What you should do
Each entry needs to be copied exactly, with nothing left out.

Dataset entries
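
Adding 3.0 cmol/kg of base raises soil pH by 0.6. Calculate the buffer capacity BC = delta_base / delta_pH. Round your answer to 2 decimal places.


Step 1: BC = change in base / change in pH
Step 2: BC = 3.0 / 0.6
Step 3: BC = 5.0 cmol/(kg*pH unit)

5.0


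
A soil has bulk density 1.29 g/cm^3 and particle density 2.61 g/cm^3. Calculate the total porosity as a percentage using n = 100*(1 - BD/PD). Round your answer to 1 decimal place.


Step 1: Formula: n = 100 * (1 - BD / PD)
Step 2: n = 100 * (1 - 1.29 / 2.61)
Step 3: n = 100 * (1 - 0.49425)
Step 4: n = 50.6%

50.6


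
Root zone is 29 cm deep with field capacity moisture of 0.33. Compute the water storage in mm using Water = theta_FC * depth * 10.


Step 1: Water (mm) = theta_FC * depth (cm) * 10
Step 2: Water = 0.33 * 29 * 10
Step 3: Water = 95.7 mm

95.7


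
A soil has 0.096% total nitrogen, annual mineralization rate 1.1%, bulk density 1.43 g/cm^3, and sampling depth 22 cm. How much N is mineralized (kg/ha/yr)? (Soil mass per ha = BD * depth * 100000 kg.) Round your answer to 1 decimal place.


Step 1: Soil mass per ha = BD * depth * 100000 = 1.43 * 22 * 100000 = 3146000 kg
Step 2: Total N pool = soil mass * N%/100 = 3146000 * 0.096/100 = 3020.16 kg/ha
Step 3: N mineralized = N pool * rate%/100 = 3020.16 * 1.1/100 = 33.2 kg/ha/yr

33.2


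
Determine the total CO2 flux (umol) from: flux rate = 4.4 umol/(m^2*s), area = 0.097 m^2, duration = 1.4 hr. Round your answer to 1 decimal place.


Step 1: Convert time to seconds: 1.4 hr * 3600 = 5040.0 s
Step 2: Total = flux * area * time_s
Step 3: Total = 4.4 * 0.097 * 5040.0
Step 4: Total = 2151.1 umol

2151.1


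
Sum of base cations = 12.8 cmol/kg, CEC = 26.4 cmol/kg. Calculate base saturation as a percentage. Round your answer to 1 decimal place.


Step 1: BS = 100 * (sum of bases) / CEC
Step 2: BS = 100 * 12.8 / 26.4
Step 3: BS = 48.5%

48.5


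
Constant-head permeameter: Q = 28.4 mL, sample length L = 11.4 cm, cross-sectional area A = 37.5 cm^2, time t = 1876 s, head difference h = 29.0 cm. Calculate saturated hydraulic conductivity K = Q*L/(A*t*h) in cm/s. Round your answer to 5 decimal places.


Step 1: K = Q * L / (A * t * h)
Step 2: Numerator = 28.4 * 11.4 = 323.76
Step 3: Denominator = 37.5 * 1876 * 29.0 = 2040150.0
Step 4: K = 323.76 / 2040150.0 = 0.00016 cm/s

0.00016


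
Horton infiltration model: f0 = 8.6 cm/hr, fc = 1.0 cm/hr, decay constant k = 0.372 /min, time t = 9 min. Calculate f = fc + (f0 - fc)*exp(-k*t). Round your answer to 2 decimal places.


Step 1: f = fc + (f0 - fc) * exp(-k * t)
Step 2: exp(-0.372 * 9) = 0.035155
Step 3: f = 1.0 + (8.6 - 1.0) * 0.035155
Step 4: f = 1.0 + 7.6 * 0.035155
Step 5: f = 1.27 cm/hr

1.27


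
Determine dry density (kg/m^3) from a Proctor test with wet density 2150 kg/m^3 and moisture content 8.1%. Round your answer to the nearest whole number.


Step 1: Dry density = wet density / (1 + w/100)
Step 2: Dry density = 2150 / (1 + 8.1/100)
Step 3: Dry density = 2150 / 1.081
Step 4: Dry density = 1989 kg/m^3

1989


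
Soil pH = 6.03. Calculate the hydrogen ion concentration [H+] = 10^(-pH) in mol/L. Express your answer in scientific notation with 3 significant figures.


Step 1: [H+] = 10^(-pH)
Step 2: [H+] = 10^(-6.03)
Step 3: [H+] = 9.33e-07 mol/L

9.33e-07


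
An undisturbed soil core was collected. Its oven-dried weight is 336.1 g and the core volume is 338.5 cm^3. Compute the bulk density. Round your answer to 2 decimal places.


Step 1: Identify the formula: BD = dry mass / volume
Step 2: Substitute values: BD = 336.1 / 338.5
Step 3: BD = 0.99 g/cm^3

0.99


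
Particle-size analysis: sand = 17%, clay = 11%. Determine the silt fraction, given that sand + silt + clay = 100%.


Step 1: sand + silt + clay = 100%
Step 2: silt = 100 - sand - clay
Step 3: silt = 100 - 17 - 11
Step 4: silt = 72%

72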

Response below
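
Adding 3.0 cmol/kg of base raises soil pH by 0.6. Calculate the buffer capacity BC = delta_base / delta_pH. Round your answer to 2 decimal places.


Step 1: BC = change in base / change in pH
Step 2: BC = 3.0 / 0.6
Step 3: BC = 5.0 cmol/(kg*pH unit)

5.0


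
A soil has bulk density 1.29 g/cm^3 and particle density 2.61 g/cm^3. Calculate the total porosity as a percentage using n = 100*(1 - BD/PD). Round your answer to 1 decimal place.


Step 1: Formula: n = 100 * (1 - BD / PD)
Step 2: n = 100 * (1 - 1.29 / 2.61)
Step 3: n = 100 * (1 - 0.49425)
Step 4: n = 50.6%

50.6


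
Root zone is 29 cm deep with field capacity moisture of 0.33. Compute the water storage in mm using Water = theta_FC * depth * 10.


Step 1: Water (mm) = theta_FC * depth (cm) * 10
Step 2: Water = 0.33 * 29 * 10
Step 3: Water = 95.7 mm

95.7


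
A soil has 0.096% total nitrogen, annual mineralization rate 1.1%, bulk density 1.43 g/cm^3, and sampling depth 22 cm. How much N is mineralized (kg/ha/yr)? (Soil mass per ha = BD * depth * 100000 kg.) Round your answer to 1 decimal place.


Step 1: Soil mass per ha = BD * depth * 100000 = 1.43 * 22 * 100000 = 3146000 kg
Step 2: Total N pool = soil mass * N%/100 = 3146000 * 0.096/100 = 3020.16 kg/ha
Step 3: N mineralized = N pool * rate%/100 = 3020.16 * 1.1/100 = 33.2 kg/ha/yr

33.2


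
Determine the total CO2 flux (umol) from: flux rate = 4.4 umol/(m^2*s), area = 0.097 m^2, duration = 1.4 hr. Round your answer to 1 decimal place.


Step 1: Convert time to seconds: 1.4 hr * 3600 = 5040.0 s
Step 2: Total = flux * area * time_s
Step 3: Total = 4.4 * 0.097 * 5040.0
Step 4: Total = 2151.1 umol

2151.1


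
Sum of base cations = 12.8 cmol/kg, CEC = 26.4 cmol/kg. Calculate base saturation as a percentage. Round your answer to 1 decimal place.


Step 1: BS = 100 * (sum of bases) / CEC
Step 2: BS = 100 * 12.8 / 26.4
Step 3: BS = 48.5%

48.5


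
Constant-head permeameter: Q = 28.4 mL, sample length L = 11.4 cm, cross-sectional area A = 37.5 cm^2, time t = 1876 s, head difference h = 29.0 cm. Calculate saturated hydraulic conductivity K = Q*L/(A*t*h) in cm/s. Round your answer to 5 decimal places.


Step 1: K = Q * L / (A * t * h)
Step 2: Numerator = 28.4 * 11.4 = 323.76
Step 3: Denominator = 37.5 * 1876 * 29.0 = 2040150.0
Step 4: K = 323.76 / 2040150.0 = 0.00016 cm/s

0.00016


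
Horton infiltration model: f0 = 8.6 cm/hr, fc = 1.0 cm/hr, decay constant k = 0.372 /min, time t = 9 min. Calculate f = fc + (f0 - fc)*exp(-k*t). Round your answer to 2 decimal places.


Step 1: f = fc + (f0 - fc) * exp(-k * t)
Step 2: exp(-0.372 * 9) = 0.035155
Step 3: f = 1.0 + (8.6 - 1.0) * 0.035155
Step 4: f = 1.0 + 7.6 * 0.035155
Step 5: f = 1.27 cm/hr

1.27


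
Determine dry density (kg/m^3) from a Proctor test with wet density 2150 kg/m^3 and moisture content 8.1%. Round your answer to the nearest whole number.


Step 1: Dry density = wet density / (1 + w/100)
Step 2: Dry density = 2150 / (1 + 8.1/100)
Step 3: Dry density = 2150 / 1.081
Step 4: Dry density = 1989 kg/m^3

1989


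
Soil pH = 6.03. Calculate the hydrogen ion concentration [H+] = 10^(-pH) in mol/L. Express your answer in scientific notation with 3 significant figures.


Step 1: [H+] = 10^(-pH)
Step 2: [H+] = 10^(-6.03)
Step 3: [H+] = 9.33e-07 mol/L

9.33e-07


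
An undisturbed soil core was collected. Its oven-dried weight is 336.1 g and the core volume is 338.5 cm^3. Compute the bulk density. Round your answer to 2 decimal places.


Step 1: Identify the formula: BD = dry mass / volume
Step 2: Substitute values: BD = 336.1 / 338.5
Step 3: BD = 0.99 g/cm^3

0.99


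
Particle-size analysis: sand = 17%, clay = 11%. Determine the silt fraction, given that sand + silt + clay = 100%.


Step 1: sand + silt + clay = 100%
Step 2: silt = 100 - sand - clay
Step 3: silt = 100 - 17 - 11
Step 4: silt = 72%

72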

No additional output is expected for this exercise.